Within the records below is a range that opens at the line with "Find all integer" and closes at the line with "x³ - 5 y³ = 9.". Return that range word for word, both ends included, and only that range.

§ §

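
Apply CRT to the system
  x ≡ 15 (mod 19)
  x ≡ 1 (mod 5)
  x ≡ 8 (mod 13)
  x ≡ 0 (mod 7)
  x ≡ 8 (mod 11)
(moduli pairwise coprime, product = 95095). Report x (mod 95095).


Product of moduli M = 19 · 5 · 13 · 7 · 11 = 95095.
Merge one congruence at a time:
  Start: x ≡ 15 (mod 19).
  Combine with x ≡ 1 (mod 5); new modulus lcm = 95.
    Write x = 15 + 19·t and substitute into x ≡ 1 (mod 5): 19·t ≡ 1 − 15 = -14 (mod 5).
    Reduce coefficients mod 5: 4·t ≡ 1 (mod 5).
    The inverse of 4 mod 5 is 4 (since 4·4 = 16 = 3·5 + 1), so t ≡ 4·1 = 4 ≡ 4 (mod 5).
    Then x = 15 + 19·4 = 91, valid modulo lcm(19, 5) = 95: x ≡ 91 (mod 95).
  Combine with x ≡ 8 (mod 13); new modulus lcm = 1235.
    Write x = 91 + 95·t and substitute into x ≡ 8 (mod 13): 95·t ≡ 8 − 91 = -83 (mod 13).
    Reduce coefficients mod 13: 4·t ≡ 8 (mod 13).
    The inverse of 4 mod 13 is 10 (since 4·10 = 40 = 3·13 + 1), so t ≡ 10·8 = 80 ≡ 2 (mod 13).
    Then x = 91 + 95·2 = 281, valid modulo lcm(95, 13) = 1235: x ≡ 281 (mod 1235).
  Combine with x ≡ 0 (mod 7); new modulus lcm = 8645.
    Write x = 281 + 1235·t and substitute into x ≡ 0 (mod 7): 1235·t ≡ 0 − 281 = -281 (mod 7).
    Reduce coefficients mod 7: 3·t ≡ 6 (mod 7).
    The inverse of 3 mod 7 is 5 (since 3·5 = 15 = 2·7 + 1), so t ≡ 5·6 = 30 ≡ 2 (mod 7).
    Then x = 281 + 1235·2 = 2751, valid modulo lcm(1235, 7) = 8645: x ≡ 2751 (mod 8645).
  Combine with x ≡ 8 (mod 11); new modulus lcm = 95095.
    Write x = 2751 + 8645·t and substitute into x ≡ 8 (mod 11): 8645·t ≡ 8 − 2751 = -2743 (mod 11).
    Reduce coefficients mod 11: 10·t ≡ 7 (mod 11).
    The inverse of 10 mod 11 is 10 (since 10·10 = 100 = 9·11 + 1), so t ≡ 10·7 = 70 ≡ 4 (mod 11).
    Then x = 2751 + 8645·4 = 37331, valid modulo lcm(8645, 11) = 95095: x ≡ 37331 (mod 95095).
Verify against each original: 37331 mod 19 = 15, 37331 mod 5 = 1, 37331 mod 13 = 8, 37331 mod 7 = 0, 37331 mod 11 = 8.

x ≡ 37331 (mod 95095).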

§ §

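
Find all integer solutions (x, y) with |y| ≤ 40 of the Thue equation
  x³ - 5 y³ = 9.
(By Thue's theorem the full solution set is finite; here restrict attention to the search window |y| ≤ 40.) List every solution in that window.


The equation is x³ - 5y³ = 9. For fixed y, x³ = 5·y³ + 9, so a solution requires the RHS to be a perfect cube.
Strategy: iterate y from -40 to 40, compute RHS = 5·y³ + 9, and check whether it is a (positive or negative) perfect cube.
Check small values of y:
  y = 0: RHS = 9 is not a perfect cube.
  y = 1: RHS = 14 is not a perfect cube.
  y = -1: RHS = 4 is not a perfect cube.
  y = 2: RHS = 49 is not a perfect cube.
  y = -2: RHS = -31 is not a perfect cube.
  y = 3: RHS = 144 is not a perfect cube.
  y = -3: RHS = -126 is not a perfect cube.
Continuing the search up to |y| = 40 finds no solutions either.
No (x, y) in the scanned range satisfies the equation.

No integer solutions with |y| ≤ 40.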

§ §

**EXERCISE ANSWER:**
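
Find all integer solutions (x, y) with |y| ≤ 40 of the Thue equation
  x³ - 5 y³ = 9.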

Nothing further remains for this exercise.